Task to carry out
Reply with exactly the lines from the one that contains "Round to the nearest dollar." through the last line of the records below, and with no other lines.

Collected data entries
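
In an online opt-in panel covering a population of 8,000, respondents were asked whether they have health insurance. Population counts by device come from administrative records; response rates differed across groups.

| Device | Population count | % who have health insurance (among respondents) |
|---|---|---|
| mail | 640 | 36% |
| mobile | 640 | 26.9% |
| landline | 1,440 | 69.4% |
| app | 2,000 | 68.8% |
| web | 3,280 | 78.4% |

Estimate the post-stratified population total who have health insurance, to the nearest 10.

Apply each group's respondent rate to its population count:
  mail: 640 × 36% = 230.4
  mobile: 640 × 26.9% = 172.16
  landline: 1,440 × 69.4% = 999.36
  app: 2,000 × 68.8% = 1376
  web: 3,280 × 78.4% = 2571.52
Estimated total = 5349.44 → 5,350.

5,350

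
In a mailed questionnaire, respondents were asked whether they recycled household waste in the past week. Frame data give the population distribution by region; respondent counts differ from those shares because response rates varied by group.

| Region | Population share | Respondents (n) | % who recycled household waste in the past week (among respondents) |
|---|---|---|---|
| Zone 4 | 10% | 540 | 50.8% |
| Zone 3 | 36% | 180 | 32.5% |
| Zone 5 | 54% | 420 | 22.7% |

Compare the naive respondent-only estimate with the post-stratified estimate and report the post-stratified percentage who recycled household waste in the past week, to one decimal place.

29.0%

Without adjustment, the pooled respondent share is:
  (540/1140)×50.8 + (180/1140)×32.5 + (420/1140)×22.7 = 37.5579%
Post-stratified estimate weights by population shares:
  0.1×50.8 + 0.36×32.5 + 0.54×22.7 = 29.038%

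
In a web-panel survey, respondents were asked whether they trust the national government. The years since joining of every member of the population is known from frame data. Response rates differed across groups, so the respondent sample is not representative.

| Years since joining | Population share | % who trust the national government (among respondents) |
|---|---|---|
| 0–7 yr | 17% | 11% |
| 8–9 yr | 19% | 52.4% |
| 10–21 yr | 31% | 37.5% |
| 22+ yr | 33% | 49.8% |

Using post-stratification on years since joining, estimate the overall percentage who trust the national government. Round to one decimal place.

39.9%

Each cell contributes population-share × respondent value:
  0–7 yr: 0.17 × 11 = 1.87
  8–9 yr: 0.19 × 52.4 = 9.956
  10–21 yr: 0.31 × 37.5 = 11.625
  22+ yr: 0.33 × 49.8 = 16.434
Post-stratified estimate = 39.885 → 39.9%.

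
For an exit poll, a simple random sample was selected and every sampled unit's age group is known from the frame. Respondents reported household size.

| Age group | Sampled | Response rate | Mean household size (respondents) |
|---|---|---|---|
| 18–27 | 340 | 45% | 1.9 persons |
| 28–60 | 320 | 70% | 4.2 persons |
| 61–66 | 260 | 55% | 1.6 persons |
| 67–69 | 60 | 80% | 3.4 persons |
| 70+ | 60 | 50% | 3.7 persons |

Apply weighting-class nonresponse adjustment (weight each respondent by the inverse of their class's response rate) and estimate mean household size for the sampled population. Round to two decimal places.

2.72

Weighting each respondent by the inverse class response rate inflates each class back to its sampled size, so the class weight is n_sampled:
  18–27: 340 × 1.9 = 646
  28–60: 320 × 4.2 = 1344
  61–66: 260 × 1.6 = 416
  67–69: 60 × 3.4 = 204
  70+: 60 × 3.7 = 222
Adjusted estimate = 2832 / 1,040 = 2.72308 → 2.72.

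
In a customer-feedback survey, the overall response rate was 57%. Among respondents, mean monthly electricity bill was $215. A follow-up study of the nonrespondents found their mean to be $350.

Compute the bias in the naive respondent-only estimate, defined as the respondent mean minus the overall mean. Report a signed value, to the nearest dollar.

Nonresponse fraction = 1 − 0.57 = 0.43.
Bias = (nonresponse fraction) × (respondent mean − nonrespondent mean)
     = 0.43 × (215 − 350) = 0.43 × -135 = -58.05.

-$58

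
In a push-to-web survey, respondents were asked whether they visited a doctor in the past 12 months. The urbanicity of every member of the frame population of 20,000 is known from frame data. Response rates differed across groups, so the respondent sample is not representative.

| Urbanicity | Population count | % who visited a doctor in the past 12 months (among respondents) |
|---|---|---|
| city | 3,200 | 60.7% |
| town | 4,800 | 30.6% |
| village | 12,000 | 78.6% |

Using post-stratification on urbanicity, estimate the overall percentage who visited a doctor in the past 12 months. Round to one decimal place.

64.2%

Post-stratification weights by population share, not respondent share:
  city: (3,200/20,000) × 60.7 = 9.712
  town: (4,800/20,000) × 30.6 = 7.344
  village: (12,000/20,000) × 78.6 = 47.16
Post-stratified estimate = 64.216 → 64.2%.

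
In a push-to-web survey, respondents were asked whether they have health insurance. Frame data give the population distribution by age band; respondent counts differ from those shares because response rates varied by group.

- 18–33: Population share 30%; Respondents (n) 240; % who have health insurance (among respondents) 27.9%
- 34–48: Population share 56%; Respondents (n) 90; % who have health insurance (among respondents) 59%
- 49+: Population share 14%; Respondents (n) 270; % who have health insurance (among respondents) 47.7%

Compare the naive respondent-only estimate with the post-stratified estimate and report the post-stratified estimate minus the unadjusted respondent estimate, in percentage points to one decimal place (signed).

+6.6 percentage points

Naive respondent-only estimate (weights = respondent counts):
  (240/600)×27.9 + (90/600)×59 + (270/600)×47.7 = 41.475%
Reweighting by population age band shares:
  0.3×27.9 + 0.56×59 + 0.14×47.7 = 48.088%
Difference = 48.088 − 41.475 = 6.613 pp.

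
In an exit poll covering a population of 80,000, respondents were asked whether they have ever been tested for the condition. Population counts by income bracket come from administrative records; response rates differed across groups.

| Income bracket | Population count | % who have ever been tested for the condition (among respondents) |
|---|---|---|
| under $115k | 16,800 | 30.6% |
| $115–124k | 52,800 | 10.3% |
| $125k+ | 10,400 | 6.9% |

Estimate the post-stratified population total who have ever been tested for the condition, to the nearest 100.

Each cell contributes its population count × the respondent rate:
  under $115k: 16,800 × 30.6% = 5140.8
  $115–124k: 52,800 × 10.3% = 5438.4
  $125k+: 10,400 × 6.9% = 717.6
Estimated total = 11296.8 → 11,300.

11,300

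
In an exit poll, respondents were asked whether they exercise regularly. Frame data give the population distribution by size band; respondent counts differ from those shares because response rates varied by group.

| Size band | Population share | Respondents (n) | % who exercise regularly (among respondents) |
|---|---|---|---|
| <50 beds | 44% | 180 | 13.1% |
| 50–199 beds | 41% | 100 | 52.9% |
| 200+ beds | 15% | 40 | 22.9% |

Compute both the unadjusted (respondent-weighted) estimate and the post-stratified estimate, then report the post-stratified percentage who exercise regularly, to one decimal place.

30.9%

Naive respondent-only estimate (weights = respondent counts):
  (180/320)×13.1 + (100/320)×52.9 + (40/320)×22.9 = 26.7625%
Post-stratified estimate weights by population shares:
  0.44×13.1 + 0.41×52.9 + 0.15×22.9 = 30.888%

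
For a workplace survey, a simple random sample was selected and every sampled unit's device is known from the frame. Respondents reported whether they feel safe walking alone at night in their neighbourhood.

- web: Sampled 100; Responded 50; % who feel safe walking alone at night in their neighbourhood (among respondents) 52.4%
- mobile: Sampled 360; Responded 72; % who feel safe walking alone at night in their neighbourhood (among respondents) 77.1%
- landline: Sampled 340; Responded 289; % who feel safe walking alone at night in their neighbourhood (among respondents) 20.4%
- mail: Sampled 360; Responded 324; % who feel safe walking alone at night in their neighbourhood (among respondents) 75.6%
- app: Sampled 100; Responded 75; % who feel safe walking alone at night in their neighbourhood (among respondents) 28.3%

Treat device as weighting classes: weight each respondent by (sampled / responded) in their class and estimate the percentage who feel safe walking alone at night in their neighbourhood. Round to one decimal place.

Class response rates: web 50/100 = 50%, mobile 72/360 = 20%, landline 289/340 = 85%, mail 324/360 = 90%, app 75/100 = 75%.
Weighting each respondent by the inverse class response rate inflates each class back to its sampled size, so the class weight is n_sampled:
  web: 100 × 52.4 = 5240
  mobile: 360 × 77.1 = 27756
  landline: 340 × 20.4 = 6936
  mail: 360 × 75.6 = 27216
  app: 100 × 28.3 = 2830
Adjusted estimate = 69978 / 1,260 = 55.5381 → 55.5%.

55.5%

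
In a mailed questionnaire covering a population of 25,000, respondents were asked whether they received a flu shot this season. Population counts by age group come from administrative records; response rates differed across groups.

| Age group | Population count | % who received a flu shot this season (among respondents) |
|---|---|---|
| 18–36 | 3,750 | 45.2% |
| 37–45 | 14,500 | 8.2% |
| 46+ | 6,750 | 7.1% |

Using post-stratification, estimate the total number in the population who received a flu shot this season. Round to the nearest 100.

3,400

Apply each group's respondent rate to its population count:
  18–36: 3,750 × 45.2% = 1695
  37–45: 14,500 × 8.2% = 1189
  46+: 6,750 × 7.1% = 479.25
Estimated total = 3363.25 → 3,400.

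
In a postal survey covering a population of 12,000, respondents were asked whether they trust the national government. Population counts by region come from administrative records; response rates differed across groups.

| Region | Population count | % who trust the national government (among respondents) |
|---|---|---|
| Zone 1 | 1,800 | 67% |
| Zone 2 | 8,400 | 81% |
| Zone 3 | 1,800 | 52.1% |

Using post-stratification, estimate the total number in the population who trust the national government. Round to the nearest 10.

8,950

Each cell contributes its population count × the respondent rate:
  Zone 1: 1,800 × 67% = 1206
  Zone 2: 8,400 × 81% = 6804
  Zone 3: 1,800 × 52.1% = 937.8
Estimated total = 8947.8 → 8,950.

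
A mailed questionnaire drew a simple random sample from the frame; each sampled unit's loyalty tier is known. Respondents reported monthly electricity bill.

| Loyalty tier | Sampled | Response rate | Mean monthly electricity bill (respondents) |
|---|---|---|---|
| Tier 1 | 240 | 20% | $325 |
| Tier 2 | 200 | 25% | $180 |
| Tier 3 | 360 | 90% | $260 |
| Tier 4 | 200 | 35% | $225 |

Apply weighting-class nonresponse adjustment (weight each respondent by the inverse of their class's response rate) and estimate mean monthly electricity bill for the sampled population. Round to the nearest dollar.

$253

With weight = n_sampled/n_responded per class, the weighted class total is n_sampled:
  Tier 1: 240 × 325 = 78,000
  Tier 2: 200 × 180 = 36,000
  Tier 3: 360 × 260 = 93,600
  Tier 4: 200 × 225 = 45,000
Adjusted estimate = 252,600 / 1,000 = 252.6 → $253.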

Answer section
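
Apply weighting-class nonresponse adjustment (weight each respondent by the inverse of their class's response rate) and estimate mean monthly electricity bill for the sampled population. Round to the nearest dollar.

$253

With weight = n_sampled/n_responded per class, the weighted class total is n_sampled:
  Tier 1: 240 × 325 = 78,000
  Tier 2: 200 × 180 = 36,000
  Tier 3: 360 × 260 = 93,600
  Tier 4: 200 × 225 = 45,000
Adjusted estimate = 252,600 / 1,000 = 252.6 → $253.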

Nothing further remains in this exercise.